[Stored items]
────────────────

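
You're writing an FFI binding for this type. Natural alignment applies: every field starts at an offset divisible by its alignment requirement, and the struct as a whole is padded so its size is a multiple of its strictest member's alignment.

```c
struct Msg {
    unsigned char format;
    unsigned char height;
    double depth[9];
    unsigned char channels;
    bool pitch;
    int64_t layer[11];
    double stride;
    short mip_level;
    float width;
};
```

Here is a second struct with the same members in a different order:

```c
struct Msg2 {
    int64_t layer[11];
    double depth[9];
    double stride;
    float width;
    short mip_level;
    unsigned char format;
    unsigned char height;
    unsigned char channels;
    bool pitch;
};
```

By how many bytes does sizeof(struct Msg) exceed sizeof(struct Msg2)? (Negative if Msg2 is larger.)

@0: format [1B, align 1] → 1
@1: height [1B, align 1] → 2
+6 pad (align 8)
@8: depth [72B, align 8] → 80
@80: channels [1B, align 1] → 81
@81: pitch [1B, align 1] → 82
+6 pad (align 8)
@88: layer [88B, align 8] → 176
@176: stride [8B, align 8] → 184
@184: mip_level [2B, align 2] → 186
+2 pad (align 4)
@188: width [4B, align 4] → 192
size 192, align 8
— Msg2 —
@0: layer [88B, align 8] → 88
@88: depth [72B, align 8] → 160
@160: stride [8B, align 8] → 168
@168: width [4B, align 4] → 172
@172: mip_level [2B, align 2] → 174
@174: format [1B, align 1] → 175
@175: height [1B, align 1] → 176
@176: channels [1B, align 1] → 177
@177: pitch [1B, align 1] → 178
+6 tail pad (align 8)
size 184, align 8
192 − 184 = 8

8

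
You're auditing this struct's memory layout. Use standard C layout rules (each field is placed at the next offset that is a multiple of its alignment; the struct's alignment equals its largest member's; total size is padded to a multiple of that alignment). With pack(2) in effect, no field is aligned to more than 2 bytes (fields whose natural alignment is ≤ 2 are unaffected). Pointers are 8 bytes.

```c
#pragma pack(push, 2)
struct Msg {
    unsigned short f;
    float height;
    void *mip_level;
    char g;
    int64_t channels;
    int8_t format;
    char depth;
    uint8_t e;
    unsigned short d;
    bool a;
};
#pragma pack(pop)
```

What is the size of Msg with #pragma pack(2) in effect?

32

@0: f [2B, align 2] → 2
@2: height [4B, align 2] → 6
@6: mip_level [8B, align 2] → 14
@14: g [1B, align 1] → 15
+1 pad (align 2)
@16: channels [8B, align 2] → 24
@24: format [1B, align 1] → 25
@25: depth [1B, align 1] → 26
@26: e [1B, align 1] → 27
+1 pad (align 2)
@28: d [2B, align 2] → 30
@30: a [1B, align 1] → 31
+1 tail pad (align 2)
size 32, align 2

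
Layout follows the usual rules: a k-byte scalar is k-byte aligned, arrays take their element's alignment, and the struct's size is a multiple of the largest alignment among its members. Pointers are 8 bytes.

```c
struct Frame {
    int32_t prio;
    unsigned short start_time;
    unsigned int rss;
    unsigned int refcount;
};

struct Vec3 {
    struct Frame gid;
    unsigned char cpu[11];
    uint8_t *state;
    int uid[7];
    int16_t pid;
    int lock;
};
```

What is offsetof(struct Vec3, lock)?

72

Frame: 0..4  prio  (4B, 4-aligned); 4..6  start_time  (2B, 2-aligned); 6..8  -- padding (2B); 8..12  rss  (4B, 4-aligned); 12..16  refcount  (4B, 4-aligned); sizeof = 16, alignof = 4
0..16  gid  (16B, 4-aligned)
16..27  cpu  (11B, 1-aligned)
27..32  -- padding (5B)
32..40  state  (8B, 8-aligned)
40..68  uid  (28B, 4-aligned)
68..70  pid  (2B, 2-aligned)
70..72  -- padding (2B)
72..76  lock  (4B, 4-aligned)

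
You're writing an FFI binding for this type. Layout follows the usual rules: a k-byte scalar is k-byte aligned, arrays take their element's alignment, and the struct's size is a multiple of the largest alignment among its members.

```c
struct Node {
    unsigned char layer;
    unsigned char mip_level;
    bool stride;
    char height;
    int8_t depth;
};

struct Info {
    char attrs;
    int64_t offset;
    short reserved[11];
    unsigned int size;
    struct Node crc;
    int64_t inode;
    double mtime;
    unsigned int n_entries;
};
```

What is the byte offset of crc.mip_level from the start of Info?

45

Node: 0..1  layer  (1B, 1-aligned); 1..2  mip_level  (1B, 1-aligned); 2..3  stride  (1B, 1-aligned); 3..4  height  (1B, 1-aligned); 4..5  depth  (1B, 1-aligned); sizeof = 5, alignof = 1
0..1  attrs  (1B, 1-aligned)
1..8  -- padding (7B)
8..16  offset  (8B, 8-aligned)
16..38  reserved  (22B, 2-aligned)
38..40  -- padding (2B)
40..44  size  (4B, 4-aligned)
44..49  crc  (5B, 1-aligned)
within Node: mip_level at 1
44 + 1 = 45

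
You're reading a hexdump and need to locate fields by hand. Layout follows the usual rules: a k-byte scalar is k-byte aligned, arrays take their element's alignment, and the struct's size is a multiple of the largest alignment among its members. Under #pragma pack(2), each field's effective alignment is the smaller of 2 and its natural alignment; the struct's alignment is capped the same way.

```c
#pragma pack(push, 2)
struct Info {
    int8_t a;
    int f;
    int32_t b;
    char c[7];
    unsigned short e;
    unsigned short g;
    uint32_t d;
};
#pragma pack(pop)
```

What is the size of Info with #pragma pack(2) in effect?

26

@0: a [1B, align 1] → 1
+1 pad (align 2)
@2: f [4B, align 2] → 6
@6: b [4B, align 2] → 10
@10: c [7B, align 1] → 17
+1 pad (align 2)
@18: e [2B, align 2] → 20
@20: g [2B, align 2] → 22
@22: d [4B, align 2] → 26
size 26, align 2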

────────────────

§ What needs to be done
Write out all the data exactly.

§ Answer below
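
You're writing an FFI binding for this type. Natural alignment applies: every field starts at an offset divisible by its alignment requirement, and the struct as a whole is padded so its size is a multiple of its strictest member's alignment.

```c
struct Msg {
    unsigned char format;
    unsigned char height;
    double depth[9];
    unsigned char channels;
    bool pitch;
    int64_t layer[11];
    double stride;
    short mip_level;
    float width;
};
```

Here is a second struct with the same members in a different order:

```c
struct Msg2 {
    int64_t layer[11];
    double depth[9];
    double stride;
    float width;
    short mip_level;
    unsigned char format;
    unsigned char height;
    unsigned char channels;
    bool pitch;
};
```

By how many bytes does sizeof(struct Msg) exceed sizeof(struct Msg2)? (Negative if Msg2 is larger.)

@0: format [1B, align 1] → 1
@1: height [1B, align 1] → 2
+6 pad (align 8)
@8: depth [72B, align 8] → 80
@80: channels [1B, align 1] → 81
@81: pitch [1B, align 1] → 82
+6 pad (align 8)
@88: layer [88B, align 8] → 176
@176: stride [8B, align 8] → 184
@184: mip_level [2B, align 2] → 186
+2 pad (align 4)
@188: width [4B, align 4] → 192
size 192, align 8
— Msg2 —
@0: layer [88B, align 8] → 88
@88: depth [72B, align 8] → 160
@160: stride [8B, align 8] → 168
@168: width [4B, align 4] → 172
@172: mip_level [2B, align 2] → 174
@174: format [1B, align 1] → 175
@175: height [1B, align 1] → 176
@176: channels [1B, align 1] → 177
@177: pitch [1B, align 1] → 178
+6 tail pad (align 8)
size 184, align 8
192 − 184 = 8

8

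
You're auditing this struct's memory layout. Use standard C layout rules (each field is placed at the next offset that is a multiple of its alignment; the struct's alignment equals its largest member's; total size is padded to a multiple of that alignment). With pack(2) in effect, no field is aligned to more than 2 bytes (fields whose natural alignment is ≤ 2 are unaffected). Pointers are 8 bytes.

```c
#pragma pack(push, 2)
struct Msg {
    unsigned short f;
    float height;
    void *mip_level;
    char g;
    int64_t channels;
    int8_t format;
    char depth;
    uint8_t e;
    unsigned short d;
    bool a;
};
#pragma pack(pop)
```

What is the size of Msg with #pragma pack(2) in effect?

32

@0: f [2B, align 2] → 2
@2: height [4B, align 2] → 6
@6: mip_level [8B, align 2] → 14
@14: g [1B, align 1] → 15
+1 pad (align 2)
@16: channels [8B, align 2] → 24
@24: format [1B, align 1] → 25
@25: depth [1B, align 1] → 26
@26: e [1B, align 1] → 27
+1 pad (align 2)
@28: d [2B, align 2] → 30
@30: a [1B, align 1] → 31
+1 tail pad (align 2)
size 32, align 2

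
Layout follows the usual rules: a k-byte scalar is k-byte aligned, arrays take their element's alignment, and the struct's size is a multiple of the largest alignment among its members. Pointers are 8 bytes.

```c
struct Frame {
    int32_t prio;
    unsigned short start_time;
    unsigned int rss;
    unsigned int refcount;
};

struct Vec3 {
    struct Frame gid;
    unsigned char cpu[11];
    uint8_t *state;
    int uid[7];
    int16_t pid;
    int lock;
};
```

What is offsetof(struct Vec3, lock)?

72

Frame: 0..4  prio  (4B, 4-aligned); 4..6  start_time  (2B, 2-aligned); 6..8  -- padding (2B); 8..12  rss  (4B, 4-aligned); 12..16  refcount  (4B, 4-aligned); sizeof = 16, alignof = 4
0..16  gid  (16B, 4-aligned)
16..27  cpu  (11B, 1-aligned)
27..32  -- padding (5B)
32..40  state  (8B, 8-aligned)
40..68  uid  (28B, 4-aligned)
68..70  pid  (2B, 2-aligned)
70..72  -- padding (2B)
72..76  lock  (4B, 4-aligned)

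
You're writing an FFI binding for this type. Layout follows the usual rules: a k-byte scalar is k-byte aligned, arrays take their element's alignment, and the struct's size is a multiple of the largest alignment among its members.

```c
struct Node {
    unsigned char layer;
    unsigned char mip_level;
    bool stride;
    char height;
    int8_t depth;
};

struct Info {
    char attrs;
    int64_t offset;
    short reserved[11];
    unsigned int size;
    struct Node crc;
    int64_t inode;
    double mtime;
    unsigned int n_entries;
};
```

What is the byte offset of crc.mip_level from the start of Info?

45

Node: 0..1  layer  (1B, 1-aligned); 1..2  mip_level  (1B, 1-aligned); 2..3  stride  (1B, 1-aligned); 3..4  height  (1B, 1-aligned); 4..5  depth  (1B, 1-aligned); sizeof = 5, alignof = 1
0..1  attrs  (1B, 1-aligned)
1..8  -- padding (7B)
8..16  offset  (8B, 8-aligned)
16..38  reserved  (22B, 2-aligned)
38..40  -- padding (2B)
40..44  size  (4B, 4-aligned)
44..49  crc  (5B, 1-aligned)
within Node: mip_level at 1
44 + 1 = 45

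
You're reading a hexdump and need to locate fields by hand. Layout follows the usual rules: a k-byte scalar is k-byte aligned, arrays take their element's alignment, and the struct's size is a multiple of the largest alignment among its members. Under #pragma pack(2), each field's effective alignment is the smaller of 2 and its natural alignment; the struct's alignment is capped the same way.

```c
#pragma pack(push, 2)
struct Info {
    int8_t a;
    int f;
    int32_t b;
    char c[7];
    unsigned short e;
    unsigned short g;
    uint32_t d;
};
#pragma pack(pop)
```

What is the size of Info with #pragma pack(2) in effect?

26

@0: a [1B, align 1] → 1
+1 pad (align 2)
@2: f [4B, align 2] → 6
@6: b [4B, align 2] → 10
@10: c [7B, align 1] → 17
+1 pad (align 2)
@18: e [2B, align 2] → 20
@20: g [2B, align 2] → 22
@22: d [4B, align 2] → 26
size 26, align 2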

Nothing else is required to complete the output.